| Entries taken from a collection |

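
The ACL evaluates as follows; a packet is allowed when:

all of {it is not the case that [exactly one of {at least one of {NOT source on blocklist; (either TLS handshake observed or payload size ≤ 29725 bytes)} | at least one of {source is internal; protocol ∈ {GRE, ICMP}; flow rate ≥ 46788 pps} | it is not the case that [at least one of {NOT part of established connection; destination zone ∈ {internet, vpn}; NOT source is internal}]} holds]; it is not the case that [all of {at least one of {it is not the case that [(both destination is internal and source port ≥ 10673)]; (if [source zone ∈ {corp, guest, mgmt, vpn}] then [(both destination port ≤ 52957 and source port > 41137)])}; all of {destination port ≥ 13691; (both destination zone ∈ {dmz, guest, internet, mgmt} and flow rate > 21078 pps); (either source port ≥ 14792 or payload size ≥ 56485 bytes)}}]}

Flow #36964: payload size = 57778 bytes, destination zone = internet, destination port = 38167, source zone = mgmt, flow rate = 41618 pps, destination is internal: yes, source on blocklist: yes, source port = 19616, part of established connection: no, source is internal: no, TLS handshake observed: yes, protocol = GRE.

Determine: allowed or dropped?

Allowed

Atomic conditions:
  NOT source on blocklist: yes → false
  TLS handshake observed: yes → true
  payload size ≤ 29725 bytes: 57778 ≤ 29725 is false
  source is internal: no → false
  protocol ∈ {GRE, ICMP}: GRE is in the set → true
  flow rate ≥ 46788 pps: 41618 ≥ 46788 is false
  NOT part of established connection: no → true
  destination zone ∈ {internet, vpn}: internet is in the set → true
  NOT source is internal: no → true
  destination is internal: yes → true
  source port ≥ 10673: 19616 ≥ 10673 is true
  source zone ∈ {corp, guest, mgmt, vpn}: mgmt is in the set → true
  destination port ≤ 52957: 38167 ≤ 52957 is true
  source port > 41137: 19616 > 41137 is false
  destination port ≥ 13691: 38167 ≥ 13691 is true
  destination zone ∈ {dmz, guest, internet, mgmt}: internet is in the set → true
  flow rate > 21078 pps: 41618 > 21078 is true
  source port ≥ 14792: 19616 ≥ 14792 is true
  payload size ≥ 56485 bytes: 57778 ≥ 56485 is true
Combine:
[1.1.1.2] true OR false = true
[1.1.1] false OR true = true
[1.1.2] false OR true OR false = true
[1.1.3.1] true OR true OR true = true
[1.1.3] NOT true = false
[1.1] exactly-one(true, true, false) = false
[1] NOT false = true
[2.1.1.1.1] true AND true = true
[2.1.1.1] NOT true = false
[2.1.1.2.2] true AND false = false
[2.1.1.2] true → false = false
[2.1.1] false OR false = false
[2.1.2.2] true AND true = true
[2.1.2.3] true OR true = true
[2.1.2] true AND true AND true = true
[2.1] false AND true = false
[2] NOT false = true
[root] true AND true = true
Overall: true → allowed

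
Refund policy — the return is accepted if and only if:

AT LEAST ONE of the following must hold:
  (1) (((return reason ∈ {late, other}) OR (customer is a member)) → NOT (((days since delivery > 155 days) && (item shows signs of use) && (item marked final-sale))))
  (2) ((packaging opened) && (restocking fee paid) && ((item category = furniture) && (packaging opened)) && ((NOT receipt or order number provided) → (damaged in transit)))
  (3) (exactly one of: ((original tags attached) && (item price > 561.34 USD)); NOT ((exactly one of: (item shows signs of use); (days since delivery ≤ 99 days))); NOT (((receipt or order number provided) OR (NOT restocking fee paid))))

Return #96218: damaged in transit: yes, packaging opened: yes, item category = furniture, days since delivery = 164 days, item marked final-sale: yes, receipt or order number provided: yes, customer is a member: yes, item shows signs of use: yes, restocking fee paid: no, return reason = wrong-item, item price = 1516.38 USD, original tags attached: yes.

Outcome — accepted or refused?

Atomic conditions:
  return reason ∈ {late, other}: wrong-item is not in the set → false
  customer is a member: yes → true
  days since delivery > 155 days: 164 > 155 is true
  item shows signs of use: yes → true
  item marked final-sale: yes → true
  packaging opened: yes → true
  restocking fee paid: no → false
  item category = furniture: furniture == furniture is true
  NOT receipt or order number provided: yes → false
  damaged in transit: yes → true
  original tags attached: yes → true
  item price > 561.34 USD: 1516.38 > 561.34 is true
  days since delivery ≤ 99 days: 164 ≤ 99 is false
  receipt or order number provided: yes → true
  NOT restocking fee paid: no → true
Combine:
[1.1] false OR true = true
[1.2.1] true AND true AND true = true
[1.2] NOT true = false
[1] true → false = false
[2.3] true AND true = true
[2.4] false → true (antecedent false ⇒ implication holds) = true
[2] true AND false AND true AND true = false
[3.1] true AND true = true
[3.2.1] exactly-one(true, false) = true
[3.2] NOT true = false
[3.3.1] true OR true = true
[3.3] NOT true = false
[3] exactly-one(true, false, false) = true
[root] false OR false OR true = true
Overall: true → accepted

Accepted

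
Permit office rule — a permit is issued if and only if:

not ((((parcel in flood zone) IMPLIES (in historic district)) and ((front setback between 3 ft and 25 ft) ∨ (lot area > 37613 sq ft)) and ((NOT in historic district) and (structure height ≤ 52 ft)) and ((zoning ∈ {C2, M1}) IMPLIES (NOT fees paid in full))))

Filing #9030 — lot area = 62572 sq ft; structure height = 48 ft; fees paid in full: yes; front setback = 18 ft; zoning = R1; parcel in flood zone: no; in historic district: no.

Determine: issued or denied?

Denied

Atomic conditions:
  parcel in flood zone: no → false
  in historic district: no → false
  front setback between 3 ft and 25 ft: 18 in [3, 25] is true
  lot area > 37613 sq ft: 62572 > 37613 is true
  NOT in historic district: no → true
  structure height ≤ 52 ft: 48 ≤ 52 is true
  zoning ∈ {C2, M1}: R1 is not in the set → false
  NOT fees paid in full: yes → false
Combine:
[1.1] false → false (antecedent false ⇒ implication holds) = true
[1.2] true OR true = true
[1.3] true AND true = true
[1.4] false → false (antecedent false ⇒ implication holds) = true
[1] true AND true AND true AND true = true
[root] NOT true = false
Overall: false → denied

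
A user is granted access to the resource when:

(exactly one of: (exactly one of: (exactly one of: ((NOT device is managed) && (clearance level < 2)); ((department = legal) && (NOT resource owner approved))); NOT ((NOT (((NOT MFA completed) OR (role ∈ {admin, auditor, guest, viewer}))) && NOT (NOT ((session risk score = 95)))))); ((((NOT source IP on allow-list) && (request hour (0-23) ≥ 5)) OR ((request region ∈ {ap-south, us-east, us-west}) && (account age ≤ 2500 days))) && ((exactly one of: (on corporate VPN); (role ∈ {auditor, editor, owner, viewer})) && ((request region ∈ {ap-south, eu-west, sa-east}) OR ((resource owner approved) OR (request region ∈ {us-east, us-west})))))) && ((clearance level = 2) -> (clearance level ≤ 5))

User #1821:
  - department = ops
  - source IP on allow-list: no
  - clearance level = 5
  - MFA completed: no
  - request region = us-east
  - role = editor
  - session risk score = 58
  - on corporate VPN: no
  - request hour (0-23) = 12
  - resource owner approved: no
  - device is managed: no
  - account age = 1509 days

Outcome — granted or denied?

Atomic conditions:
  NOT device is managed: no → true
  clearance level < 2: 5 < 2 is false
  department = legal: ops == legal is false
  NOT resource owner approved: no → true
  NOT MFA completed: no → true
  role ∈ {admin, auditor, guest, viewer}: editor is not in the set → false
  session risk score = 95: 58 == 95 is false
  NOT source IP on allow-list: no → true
  request hour (0-23) ≥ 5: 12 ≥ 5 is true
  request region ∈ {ap-south, us-east, us-west}: us-east is in the set → true
  account age ≤ 2500 days: 1509 ≤ 2500 is true
  on corporate VPN: no → false
  role ∈ {auditor, editor, owner, viewer}: editor is in the set → true
  request region ∈ {ap-south, eu-west, sa-east}: us-east is not in the set → false
  resource owner approved: no → false
  request region ∈ {us-east, us-west}: us-east is in the set → true
  clearance level = 2: 5 == 2 is false
  clearance level ≤ 5: 5 ≤ 5 is true
Combine:
[1.1.1.1] true AND false = false
[1.1.1.2] false AND true = false
[1.1.1] exactly-one(false, false) = false
[1.1.2.1.1.1] true OR false = true
[1.1.2.1.1] NOT true = false
[1.1.2.1.2.1] NOT false = true
[1.1.2.1.2] NOT true = false
[1.1.2.1] false AND false = false
[1.1.2] NOT false = true
[1.1] exactly-one(false, true) = true
[1.2.1.1] true AND true = true
[1.2.1.2] true AND true = true
[1.2.1] true OR true = true
[1.2.2.1] exactly-one(false, true) = true
[1.2.2.2.2] false OR true = true
[1.2.2.2] false OR true = true
[1.2.2] true AND true = true
[1.2] true AND true = true
[1] exactly-one(true, true) = false
[2] false → true (antecedent false ⇒ implication holds) = true
[root] false AND true = false
Overall: false → denied

Denied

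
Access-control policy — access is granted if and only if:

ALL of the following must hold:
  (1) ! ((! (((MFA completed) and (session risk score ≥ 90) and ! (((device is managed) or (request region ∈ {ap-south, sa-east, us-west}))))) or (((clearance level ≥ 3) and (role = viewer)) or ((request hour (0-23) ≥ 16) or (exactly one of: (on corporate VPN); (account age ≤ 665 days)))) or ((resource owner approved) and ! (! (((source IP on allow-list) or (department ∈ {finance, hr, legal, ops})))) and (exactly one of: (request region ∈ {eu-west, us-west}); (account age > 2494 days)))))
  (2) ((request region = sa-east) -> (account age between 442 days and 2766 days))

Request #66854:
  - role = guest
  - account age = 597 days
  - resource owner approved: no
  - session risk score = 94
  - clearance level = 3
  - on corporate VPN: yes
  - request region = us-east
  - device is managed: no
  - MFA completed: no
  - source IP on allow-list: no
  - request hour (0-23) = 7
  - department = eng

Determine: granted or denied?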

| Exercise description |
Write out once more the lines above beginning at the line with "- session risk score = 94"; continue through the final line and stop there.

| Exercise output |
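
  - session risk score = 94
  - clearance level = 3
  - on corporate VPN: yes
  - request region = us-east
  - device is managed: no
  - MFA completed: no
  - source IP on allow-list: no
  - request hour (0-23) = 7
  - department = eng

Determine: granted or denied?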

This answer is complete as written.